### YOUR INSTRUCTIONS
Please print exactly the lines running from the one that contains "A heap holds" to the end of the data, with both lines included.

### EXTRACTED MATERIAL

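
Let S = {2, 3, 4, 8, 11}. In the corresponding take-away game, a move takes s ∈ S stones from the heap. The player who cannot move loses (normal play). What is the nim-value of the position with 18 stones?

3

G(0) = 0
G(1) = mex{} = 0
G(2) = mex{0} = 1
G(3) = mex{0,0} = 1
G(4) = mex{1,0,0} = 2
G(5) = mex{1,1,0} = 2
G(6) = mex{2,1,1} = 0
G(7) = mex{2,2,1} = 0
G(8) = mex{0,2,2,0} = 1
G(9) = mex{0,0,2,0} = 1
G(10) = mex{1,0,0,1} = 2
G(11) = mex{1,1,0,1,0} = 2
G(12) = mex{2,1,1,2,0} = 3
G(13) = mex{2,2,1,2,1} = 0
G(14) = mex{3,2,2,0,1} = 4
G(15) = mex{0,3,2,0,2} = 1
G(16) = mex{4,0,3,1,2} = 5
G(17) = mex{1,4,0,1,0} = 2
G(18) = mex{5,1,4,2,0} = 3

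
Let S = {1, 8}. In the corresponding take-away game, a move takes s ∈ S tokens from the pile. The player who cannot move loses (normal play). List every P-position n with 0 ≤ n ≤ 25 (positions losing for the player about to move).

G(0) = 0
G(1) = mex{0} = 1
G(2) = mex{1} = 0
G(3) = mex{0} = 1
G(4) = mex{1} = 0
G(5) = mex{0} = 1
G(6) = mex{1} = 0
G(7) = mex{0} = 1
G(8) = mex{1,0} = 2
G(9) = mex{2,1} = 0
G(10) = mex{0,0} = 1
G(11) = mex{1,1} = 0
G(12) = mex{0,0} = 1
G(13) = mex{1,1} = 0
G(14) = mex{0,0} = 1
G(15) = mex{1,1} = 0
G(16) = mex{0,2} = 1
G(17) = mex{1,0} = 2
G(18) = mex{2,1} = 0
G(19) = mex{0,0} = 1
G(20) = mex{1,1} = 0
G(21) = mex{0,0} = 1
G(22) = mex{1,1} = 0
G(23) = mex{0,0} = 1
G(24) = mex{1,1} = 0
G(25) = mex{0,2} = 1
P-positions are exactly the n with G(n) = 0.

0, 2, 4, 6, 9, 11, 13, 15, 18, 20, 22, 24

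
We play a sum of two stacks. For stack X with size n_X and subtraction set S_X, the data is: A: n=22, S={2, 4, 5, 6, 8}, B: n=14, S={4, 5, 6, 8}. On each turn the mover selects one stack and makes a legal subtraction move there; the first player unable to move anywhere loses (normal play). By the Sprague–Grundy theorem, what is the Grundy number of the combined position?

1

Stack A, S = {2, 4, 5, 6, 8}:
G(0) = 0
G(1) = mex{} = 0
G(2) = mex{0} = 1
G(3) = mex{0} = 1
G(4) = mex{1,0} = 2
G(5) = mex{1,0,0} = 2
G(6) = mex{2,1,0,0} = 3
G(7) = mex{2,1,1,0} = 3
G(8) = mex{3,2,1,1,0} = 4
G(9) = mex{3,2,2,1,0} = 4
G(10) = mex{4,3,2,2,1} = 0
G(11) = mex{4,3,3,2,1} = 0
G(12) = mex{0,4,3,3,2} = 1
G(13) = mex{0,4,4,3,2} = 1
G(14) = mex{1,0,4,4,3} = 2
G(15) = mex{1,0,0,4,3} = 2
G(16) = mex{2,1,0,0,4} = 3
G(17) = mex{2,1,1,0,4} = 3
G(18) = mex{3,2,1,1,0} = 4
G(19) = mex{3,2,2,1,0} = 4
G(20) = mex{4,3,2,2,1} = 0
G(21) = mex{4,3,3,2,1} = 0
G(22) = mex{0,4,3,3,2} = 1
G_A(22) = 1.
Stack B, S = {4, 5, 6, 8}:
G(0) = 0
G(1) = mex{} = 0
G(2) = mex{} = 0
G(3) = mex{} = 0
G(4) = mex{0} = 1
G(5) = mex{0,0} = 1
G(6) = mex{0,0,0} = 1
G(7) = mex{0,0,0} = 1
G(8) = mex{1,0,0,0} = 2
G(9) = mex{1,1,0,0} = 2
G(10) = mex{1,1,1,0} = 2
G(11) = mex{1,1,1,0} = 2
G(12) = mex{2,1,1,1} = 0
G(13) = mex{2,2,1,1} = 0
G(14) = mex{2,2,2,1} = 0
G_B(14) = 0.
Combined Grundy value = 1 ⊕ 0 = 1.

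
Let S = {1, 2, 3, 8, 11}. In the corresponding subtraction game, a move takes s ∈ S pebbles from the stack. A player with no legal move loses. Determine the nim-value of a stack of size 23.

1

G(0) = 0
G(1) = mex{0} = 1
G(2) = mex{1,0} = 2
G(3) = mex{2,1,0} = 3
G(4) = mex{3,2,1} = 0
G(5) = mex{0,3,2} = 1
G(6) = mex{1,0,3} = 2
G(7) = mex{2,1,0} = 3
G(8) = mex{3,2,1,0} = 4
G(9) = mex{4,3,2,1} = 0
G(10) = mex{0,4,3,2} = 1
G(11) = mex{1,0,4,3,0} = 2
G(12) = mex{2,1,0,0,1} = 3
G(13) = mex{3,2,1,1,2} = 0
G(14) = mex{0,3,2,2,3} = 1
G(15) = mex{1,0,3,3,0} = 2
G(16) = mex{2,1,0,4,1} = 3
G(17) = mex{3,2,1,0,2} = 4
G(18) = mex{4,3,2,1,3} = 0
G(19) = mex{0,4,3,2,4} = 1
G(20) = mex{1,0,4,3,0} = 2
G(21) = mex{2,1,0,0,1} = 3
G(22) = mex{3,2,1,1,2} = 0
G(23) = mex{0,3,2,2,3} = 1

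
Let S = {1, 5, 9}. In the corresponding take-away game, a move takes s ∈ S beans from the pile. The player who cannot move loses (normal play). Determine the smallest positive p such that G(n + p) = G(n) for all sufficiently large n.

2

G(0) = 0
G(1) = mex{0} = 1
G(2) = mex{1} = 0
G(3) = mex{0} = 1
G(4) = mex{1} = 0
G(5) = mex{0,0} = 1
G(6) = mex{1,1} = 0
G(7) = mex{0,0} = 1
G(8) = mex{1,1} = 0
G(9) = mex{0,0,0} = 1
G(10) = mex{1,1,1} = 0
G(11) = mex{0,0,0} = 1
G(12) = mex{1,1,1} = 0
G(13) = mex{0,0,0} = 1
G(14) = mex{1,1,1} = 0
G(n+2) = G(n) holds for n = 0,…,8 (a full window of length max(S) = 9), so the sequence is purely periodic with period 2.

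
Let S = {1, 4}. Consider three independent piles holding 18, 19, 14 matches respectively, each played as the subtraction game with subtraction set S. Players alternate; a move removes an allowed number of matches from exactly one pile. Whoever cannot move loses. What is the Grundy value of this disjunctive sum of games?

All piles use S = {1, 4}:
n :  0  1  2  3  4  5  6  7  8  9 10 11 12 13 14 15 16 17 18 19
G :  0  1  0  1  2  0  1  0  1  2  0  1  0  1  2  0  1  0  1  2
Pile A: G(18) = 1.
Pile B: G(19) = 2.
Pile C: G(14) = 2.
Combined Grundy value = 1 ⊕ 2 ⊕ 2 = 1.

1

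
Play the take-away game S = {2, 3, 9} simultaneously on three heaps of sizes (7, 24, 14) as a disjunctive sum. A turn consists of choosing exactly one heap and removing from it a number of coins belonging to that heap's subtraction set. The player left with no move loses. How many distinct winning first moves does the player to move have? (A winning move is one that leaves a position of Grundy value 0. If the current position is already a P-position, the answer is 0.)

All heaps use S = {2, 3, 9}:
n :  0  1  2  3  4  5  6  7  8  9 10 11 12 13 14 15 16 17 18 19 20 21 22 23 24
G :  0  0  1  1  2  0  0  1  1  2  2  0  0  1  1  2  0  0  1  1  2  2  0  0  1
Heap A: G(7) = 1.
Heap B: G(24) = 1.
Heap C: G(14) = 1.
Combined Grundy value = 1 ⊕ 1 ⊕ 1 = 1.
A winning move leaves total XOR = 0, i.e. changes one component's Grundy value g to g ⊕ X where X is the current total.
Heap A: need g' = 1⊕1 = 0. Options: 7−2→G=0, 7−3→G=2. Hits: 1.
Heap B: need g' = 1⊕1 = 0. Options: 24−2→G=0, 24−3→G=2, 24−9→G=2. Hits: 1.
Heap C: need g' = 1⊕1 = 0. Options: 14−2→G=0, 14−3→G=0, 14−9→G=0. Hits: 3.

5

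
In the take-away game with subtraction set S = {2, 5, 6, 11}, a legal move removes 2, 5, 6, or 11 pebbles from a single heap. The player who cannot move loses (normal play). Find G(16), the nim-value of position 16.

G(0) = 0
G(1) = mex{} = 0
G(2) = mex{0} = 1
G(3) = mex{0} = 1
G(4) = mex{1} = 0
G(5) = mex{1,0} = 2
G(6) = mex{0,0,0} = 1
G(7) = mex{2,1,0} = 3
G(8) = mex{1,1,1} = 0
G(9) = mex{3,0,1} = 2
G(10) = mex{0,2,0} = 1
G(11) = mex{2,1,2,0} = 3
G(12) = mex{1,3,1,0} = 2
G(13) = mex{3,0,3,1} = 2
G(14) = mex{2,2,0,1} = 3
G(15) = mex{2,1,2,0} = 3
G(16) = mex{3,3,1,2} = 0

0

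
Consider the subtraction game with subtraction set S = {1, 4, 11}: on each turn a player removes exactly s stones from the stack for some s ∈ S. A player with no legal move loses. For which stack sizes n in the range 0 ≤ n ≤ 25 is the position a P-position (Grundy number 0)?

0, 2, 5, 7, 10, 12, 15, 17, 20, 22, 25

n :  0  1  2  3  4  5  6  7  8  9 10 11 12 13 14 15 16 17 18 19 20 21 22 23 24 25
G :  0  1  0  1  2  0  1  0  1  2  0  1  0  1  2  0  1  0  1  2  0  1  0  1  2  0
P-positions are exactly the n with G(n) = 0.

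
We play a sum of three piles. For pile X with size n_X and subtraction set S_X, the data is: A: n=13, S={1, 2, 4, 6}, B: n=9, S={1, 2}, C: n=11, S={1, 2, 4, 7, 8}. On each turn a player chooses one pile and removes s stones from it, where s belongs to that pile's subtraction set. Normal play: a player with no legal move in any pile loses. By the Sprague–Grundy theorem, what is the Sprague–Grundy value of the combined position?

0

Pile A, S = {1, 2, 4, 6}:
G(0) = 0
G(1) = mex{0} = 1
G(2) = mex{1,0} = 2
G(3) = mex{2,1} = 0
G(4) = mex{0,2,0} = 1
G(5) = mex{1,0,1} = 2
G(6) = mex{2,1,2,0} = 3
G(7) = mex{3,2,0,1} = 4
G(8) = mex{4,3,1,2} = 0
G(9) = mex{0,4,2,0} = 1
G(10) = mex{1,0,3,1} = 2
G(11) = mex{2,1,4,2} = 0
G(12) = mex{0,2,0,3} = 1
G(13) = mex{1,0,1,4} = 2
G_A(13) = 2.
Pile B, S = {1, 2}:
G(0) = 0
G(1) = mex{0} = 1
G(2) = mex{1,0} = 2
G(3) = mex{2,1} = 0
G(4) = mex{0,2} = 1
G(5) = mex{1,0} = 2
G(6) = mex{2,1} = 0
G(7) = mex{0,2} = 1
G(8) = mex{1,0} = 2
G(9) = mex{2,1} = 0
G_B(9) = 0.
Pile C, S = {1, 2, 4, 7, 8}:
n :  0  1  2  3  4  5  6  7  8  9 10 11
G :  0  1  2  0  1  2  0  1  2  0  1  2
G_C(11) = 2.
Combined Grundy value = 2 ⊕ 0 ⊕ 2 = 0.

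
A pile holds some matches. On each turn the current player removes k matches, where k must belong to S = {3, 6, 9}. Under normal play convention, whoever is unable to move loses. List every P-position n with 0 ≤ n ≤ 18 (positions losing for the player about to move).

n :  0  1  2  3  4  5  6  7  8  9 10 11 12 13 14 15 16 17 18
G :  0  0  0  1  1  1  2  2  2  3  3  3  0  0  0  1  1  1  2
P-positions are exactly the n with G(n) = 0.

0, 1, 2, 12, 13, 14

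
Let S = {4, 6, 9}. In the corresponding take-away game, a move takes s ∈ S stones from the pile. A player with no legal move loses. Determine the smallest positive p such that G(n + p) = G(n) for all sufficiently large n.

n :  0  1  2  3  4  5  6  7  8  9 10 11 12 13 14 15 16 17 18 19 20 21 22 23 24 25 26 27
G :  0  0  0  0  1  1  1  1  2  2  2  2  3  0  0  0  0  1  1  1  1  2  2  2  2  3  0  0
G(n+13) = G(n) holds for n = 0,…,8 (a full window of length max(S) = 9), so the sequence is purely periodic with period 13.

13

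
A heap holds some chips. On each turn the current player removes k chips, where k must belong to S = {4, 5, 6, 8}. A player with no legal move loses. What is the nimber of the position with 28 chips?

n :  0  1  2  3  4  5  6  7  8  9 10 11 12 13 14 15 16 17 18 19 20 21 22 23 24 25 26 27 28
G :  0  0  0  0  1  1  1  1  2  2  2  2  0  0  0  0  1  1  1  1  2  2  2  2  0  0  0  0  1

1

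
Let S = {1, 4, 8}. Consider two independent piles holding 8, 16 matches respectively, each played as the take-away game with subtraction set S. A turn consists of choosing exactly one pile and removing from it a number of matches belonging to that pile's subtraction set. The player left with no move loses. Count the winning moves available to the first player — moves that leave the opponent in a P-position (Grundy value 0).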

### WRITTEN ANSWER
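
A heap holds some chips. On each turn the current player removes k chips, where k must belong to S = {4, 5, 6, 8}. A player with no legal move loses. What is the nimber of the position with 28 chips?

n :  0  1  2  3  4  5  6  7  8  9 10 11 12 13 14 15 16 17 18 19 20 21 22 23 24 25 26 27 28
G :  0  0  0  0  1  1  1  1  2  2  2  2  0  0  0  0  1  1  1  1  2  2  2  2  0  0  0  0  1

1

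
Let S = {1, 4, 8}. Consider two independent piles holding 8, 16 matches respectively, each played as the take-away game with subtraction set S. A turn consists of choosing exactly one pile and removing from it a number of matches belonging to that pile's subtraction set. The player left with no move loses. Count the winning moves available to the first player — moves that leave the opponent in a P-position (Grundy value 0).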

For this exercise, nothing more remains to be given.